**Material provided**.

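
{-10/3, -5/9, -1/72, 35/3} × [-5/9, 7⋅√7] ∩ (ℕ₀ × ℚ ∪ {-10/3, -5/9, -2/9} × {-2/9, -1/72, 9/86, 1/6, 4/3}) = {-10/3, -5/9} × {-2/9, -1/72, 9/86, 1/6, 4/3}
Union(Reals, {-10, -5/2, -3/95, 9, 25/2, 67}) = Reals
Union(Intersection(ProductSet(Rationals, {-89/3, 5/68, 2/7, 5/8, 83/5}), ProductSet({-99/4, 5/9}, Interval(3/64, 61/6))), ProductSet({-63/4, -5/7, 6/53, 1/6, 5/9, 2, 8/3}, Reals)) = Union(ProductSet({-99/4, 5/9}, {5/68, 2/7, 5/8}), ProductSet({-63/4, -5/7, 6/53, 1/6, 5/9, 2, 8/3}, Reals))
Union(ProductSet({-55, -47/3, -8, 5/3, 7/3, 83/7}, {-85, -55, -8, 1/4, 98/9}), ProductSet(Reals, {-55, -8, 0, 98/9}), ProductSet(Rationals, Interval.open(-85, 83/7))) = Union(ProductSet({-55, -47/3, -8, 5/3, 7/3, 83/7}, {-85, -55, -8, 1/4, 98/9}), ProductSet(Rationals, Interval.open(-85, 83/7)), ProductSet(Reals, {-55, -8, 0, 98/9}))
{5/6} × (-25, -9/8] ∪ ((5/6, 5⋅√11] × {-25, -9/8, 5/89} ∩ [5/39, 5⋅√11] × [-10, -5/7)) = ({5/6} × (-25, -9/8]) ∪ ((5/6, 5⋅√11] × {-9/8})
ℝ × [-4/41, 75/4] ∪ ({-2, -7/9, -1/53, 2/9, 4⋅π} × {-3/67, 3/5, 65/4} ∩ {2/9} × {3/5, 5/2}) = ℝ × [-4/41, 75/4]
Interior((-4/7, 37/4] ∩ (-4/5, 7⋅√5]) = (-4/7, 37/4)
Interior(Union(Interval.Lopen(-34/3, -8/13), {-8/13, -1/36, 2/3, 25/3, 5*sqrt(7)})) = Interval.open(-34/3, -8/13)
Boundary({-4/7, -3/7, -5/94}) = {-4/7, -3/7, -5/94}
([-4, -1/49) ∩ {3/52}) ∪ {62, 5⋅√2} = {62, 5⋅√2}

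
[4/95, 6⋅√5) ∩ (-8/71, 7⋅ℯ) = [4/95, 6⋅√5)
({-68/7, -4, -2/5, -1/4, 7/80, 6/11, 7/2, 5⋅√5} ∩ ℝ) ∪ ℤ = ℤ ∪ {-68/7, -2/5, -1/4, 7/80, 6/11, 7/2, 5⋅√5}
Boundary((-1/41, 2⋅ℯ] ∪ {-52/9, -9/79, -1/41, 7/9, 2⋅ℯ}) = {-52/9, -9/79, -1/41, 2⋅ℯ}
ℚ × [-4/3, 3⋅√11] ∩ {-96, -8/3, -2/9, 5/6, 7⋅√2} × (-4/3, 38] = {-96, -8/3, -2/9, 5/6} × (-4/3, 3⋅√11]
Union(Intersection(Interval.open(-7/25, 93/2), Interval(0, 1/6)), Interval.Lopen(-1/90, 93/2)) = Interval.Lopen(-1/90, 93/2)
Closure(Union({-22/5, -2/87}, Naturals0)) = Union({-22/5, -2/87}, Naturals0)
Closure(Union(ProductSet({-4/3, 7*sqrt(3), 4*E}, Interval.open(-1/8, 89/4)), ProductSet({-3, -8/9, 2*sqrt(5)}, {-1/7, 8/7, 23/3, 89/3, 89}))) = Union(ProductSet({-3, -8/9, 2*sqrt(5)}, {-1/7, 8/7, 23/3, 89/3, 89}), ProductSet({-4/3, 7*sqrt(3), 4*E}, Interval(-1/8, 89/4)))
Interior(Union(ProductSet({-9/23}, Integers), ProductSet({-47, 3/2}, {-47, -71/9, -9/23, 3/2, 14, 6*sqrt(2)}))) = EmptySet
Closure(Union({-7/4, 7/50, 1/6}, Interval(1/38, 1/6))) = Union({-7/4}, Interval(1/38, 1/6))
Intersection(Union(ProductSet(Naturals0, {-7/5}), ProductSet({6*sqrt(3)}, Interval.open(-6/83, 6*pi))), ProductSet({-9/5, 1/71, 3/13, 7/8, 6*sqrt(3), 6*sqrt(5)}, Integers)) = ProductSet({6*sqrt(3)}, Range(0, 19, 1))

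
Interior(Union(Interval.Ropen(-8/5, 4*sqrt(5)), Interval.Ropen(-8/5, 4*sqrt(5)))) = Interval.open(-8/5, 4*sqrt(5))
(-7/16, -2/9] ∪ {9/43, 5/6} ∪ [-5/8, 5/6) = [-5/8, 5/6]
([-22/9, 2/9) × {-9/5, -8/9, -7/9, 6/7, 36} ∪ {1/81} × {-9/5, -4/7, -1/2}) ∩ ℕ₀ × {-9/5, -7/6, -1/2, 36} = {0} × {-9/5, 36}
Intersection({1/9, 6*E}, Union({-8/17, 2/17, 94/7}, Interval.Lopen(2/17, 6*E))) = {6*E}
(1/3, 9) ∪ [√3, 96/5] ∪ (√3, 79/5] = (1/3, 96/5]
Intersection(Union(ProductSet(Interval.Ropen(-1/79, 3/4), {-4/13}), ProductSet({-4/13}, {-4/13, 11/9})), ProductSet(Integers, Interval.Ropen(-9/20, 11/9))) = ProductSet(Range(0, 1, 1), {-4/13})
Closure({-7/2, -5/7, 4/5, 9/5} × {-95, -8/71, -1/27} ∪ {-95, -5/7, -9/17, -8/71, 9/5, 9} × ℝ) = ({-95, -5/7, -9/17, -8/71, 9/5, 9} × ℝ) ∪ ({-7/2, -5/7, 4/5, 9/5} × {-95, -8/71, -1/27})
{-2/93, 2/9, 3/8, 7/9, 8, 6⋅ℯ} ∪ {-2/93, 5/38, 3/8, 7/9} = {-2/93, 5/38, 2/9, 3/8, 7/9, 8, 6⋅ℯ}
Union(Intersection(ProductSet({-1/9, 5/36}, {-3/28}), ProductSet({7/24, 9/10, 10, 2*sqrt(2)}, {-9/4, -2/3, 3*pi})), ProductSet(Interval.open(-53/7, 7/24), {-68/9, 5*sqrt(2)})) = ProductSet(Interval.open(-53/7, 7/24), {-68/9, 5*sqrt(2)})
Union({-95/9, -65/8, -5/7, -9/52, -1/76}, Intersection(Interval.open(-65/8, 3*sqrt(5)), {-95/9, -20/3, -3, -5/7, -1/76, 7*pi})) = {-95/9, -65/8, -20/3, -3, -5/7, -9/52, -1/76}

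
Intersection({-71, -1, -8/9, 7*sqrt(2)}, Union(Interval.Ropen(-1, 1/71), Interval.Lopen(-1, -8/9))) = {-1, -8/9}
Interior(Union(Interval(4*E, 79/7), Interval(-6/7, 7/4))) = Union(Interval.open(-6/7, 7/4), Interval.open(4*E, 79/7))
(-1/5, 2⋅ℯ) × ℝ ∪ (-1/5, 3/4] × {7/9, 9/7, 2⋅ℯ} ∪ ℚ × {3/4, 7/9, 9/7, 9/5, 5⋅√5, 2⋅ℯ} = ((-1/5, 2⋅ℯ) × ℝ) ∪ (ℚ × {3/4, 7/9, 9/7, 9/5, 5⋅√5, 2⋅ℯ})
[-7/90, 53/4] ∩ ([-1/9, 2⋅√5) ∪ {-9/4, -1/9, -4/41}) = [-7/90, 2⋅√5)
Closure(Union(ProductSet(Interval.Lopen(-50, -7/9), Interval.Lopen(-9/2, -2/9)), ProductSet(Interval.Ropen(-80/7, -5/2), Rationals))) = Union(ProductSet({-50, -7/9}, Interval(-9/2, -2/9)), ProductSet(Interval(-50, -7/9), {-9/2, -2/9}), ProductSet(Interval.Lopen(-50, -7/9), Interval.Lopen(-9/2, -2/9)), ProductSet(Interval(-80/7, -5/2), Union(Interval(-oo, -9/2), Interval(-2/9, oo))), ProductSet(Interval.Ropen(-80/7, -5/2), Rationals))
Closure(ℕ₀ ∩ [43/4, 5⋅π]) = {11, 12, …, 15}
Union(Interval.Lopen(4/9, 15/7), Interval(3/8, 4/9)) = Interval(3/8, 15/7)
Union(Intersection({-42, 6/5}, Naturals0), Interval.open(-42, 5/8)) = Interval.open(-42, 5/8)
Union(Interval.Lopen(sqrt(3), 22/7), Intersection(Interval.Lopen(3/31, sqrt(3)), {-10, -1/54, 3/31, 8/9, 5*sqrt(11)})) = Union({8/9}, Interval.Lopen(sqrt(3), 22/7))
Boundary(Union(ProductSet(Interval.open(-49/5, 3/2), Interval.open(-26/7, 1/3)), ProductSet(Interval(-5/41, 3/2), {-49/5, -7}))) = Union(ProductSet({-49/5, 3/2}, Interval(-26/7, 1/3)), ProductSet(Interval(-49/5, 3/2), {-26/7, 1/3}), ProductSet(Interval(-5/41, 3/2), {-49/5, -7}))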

**What is needed**. In the listing above, find each line with the word "Range" and copy it.

**Solution to the problem**.
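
Intersection(Union(ProductSet(Naturals0, {-7/5}), ProductSet({6*sqrt(3)}, Interval.open(-6/83, 6*pi))), ProductSet({-9/5, 1/71, 3/13, 7/8, 6*sqrt(3), 6*sqrt(5)}, Integers)) = ProductSet({6*sqrt(3)}, Range(0, 19, 1))
Intersection(Union(ProductSet(Interval.Ropen(-1/79, 3/4), {-4/13}), ProductSet({-4/13}, {-4/13, 11/9})), ProductSet(Integers, Interval.Ropen(-9/20, 11/9))) = ProductSet(Range(0, 1, 1), {-4/13})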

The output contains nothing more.